## WORK INSTRUCTIONS
Return the lines below that contain "along".

## EXERCISE INPUTS
....

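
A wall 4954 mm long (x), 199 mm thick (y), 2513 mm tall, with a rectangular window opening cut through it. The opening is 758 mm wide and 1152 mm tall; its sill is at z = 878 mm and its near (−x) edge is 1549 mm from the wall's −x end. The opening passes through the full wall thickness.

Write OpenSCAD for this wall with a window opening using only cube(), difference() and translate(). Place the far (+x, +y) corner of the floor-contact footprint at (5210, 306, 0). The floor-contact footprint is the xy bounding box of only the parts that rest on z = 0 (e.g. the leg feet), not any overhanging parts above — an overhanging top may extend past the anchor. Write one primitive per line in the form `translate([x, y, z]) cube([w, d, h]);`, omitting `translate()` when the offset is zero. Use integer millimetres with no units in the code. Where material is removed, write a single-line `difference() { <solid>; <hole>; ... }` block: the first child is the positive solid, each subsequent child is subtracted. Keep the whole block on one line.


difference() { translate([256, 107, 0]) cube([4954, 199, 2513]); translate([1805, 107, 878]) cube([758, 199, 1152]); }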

....

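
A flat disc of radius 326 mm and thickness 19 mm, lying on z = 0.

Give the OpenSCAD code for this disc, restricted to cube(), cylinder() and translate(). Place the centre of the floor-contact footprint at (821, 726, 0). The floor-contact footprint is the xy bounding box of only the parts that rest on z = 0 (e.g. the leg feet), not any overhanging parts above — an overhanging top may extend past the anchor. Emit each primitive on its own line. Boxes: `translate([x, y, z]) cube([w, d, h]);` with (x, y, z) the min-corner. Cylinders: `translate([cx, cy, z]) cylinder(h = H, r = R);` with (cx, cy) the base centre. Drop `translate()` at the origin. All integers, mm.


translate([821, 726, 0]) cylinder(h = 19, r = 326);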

....

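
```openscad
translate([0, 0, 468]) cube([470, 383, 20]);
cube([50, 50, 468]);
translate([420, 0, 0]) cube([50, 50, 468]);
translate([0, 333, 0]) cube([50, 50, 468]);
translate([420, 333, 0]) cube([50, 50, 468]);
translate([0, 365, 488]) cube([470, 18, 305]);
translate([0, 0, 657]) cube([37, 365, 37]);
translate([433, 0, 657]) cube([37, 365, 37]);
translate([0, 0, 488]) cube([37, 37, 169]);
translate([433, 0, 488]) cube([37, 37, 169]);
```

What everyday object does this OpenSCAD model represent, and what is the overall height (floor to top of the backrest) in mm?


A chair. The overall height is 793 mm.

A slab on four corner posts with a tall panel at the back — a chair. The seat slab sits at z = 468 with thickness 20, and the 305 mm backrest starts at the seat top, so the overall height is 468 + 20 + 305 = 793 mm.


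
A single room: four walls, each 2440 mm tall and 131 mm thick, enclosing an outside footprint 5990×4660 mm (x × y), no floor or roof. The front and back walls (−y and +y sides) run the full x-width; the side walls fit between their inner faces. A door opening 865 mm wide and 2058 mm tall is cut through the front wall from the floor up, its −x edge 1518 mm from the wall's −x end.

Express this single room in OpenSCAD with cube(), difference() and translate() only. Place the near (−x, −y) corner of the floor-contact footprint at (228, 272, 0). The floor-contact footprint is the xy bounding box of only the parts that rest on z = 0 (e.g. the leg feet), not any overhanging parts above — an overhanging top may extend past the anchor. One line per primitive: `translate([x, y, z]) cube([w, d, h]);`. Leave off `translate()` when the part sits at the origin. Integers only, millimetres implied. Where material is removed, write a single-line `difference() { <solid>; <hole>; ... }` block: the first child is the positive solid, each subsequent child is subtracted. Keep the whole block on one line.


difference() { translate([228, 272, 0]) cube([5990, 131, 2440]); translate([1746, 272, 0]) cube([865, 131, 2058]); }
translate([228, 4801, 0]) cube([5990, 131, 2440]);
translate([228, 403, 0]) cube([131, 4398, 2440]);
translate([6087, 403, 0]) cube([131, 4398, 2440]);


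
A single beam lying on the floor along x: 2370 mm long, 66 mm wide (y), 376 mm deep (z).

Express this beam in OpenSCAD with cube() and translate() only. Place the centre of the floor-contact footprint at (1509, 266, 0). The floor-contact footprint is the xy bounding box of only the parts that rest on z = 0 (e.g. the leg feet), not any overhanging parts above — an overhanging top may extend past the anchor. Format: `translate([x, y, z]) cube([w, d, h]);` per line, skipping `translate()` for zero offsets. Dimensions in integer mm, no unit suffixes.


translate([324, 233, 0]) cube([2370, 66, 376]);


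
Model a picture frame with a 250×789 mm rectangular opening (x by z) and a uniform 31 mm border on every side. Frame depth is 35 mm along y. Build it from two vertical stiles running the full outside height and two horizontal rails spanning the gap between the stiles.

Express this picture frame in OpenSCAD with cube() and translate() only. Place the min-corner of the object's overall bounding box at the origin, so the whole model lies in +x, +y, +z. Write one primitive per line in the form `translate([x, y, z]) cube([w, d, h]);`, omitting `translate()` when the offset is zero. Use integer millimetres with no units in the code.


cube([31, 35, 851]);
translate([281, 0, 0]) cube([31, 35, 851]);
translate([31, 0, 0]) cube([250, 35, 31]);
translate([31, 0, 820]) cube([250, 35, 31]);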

....

## EXERCISE RESPONSE
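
A single beam lying on the floor along x: 2370 mm long, 66 mm wide (y), 376 mm deep (z).
Model a picture frame with a 250×789 mm rectangular opening (x by z) and a uniform 31 mm border on every side. Frame depth is 35 mm along y. Build it from two vertical stiles running the full outside height and two horizontal rails spanning the gap between the stiles.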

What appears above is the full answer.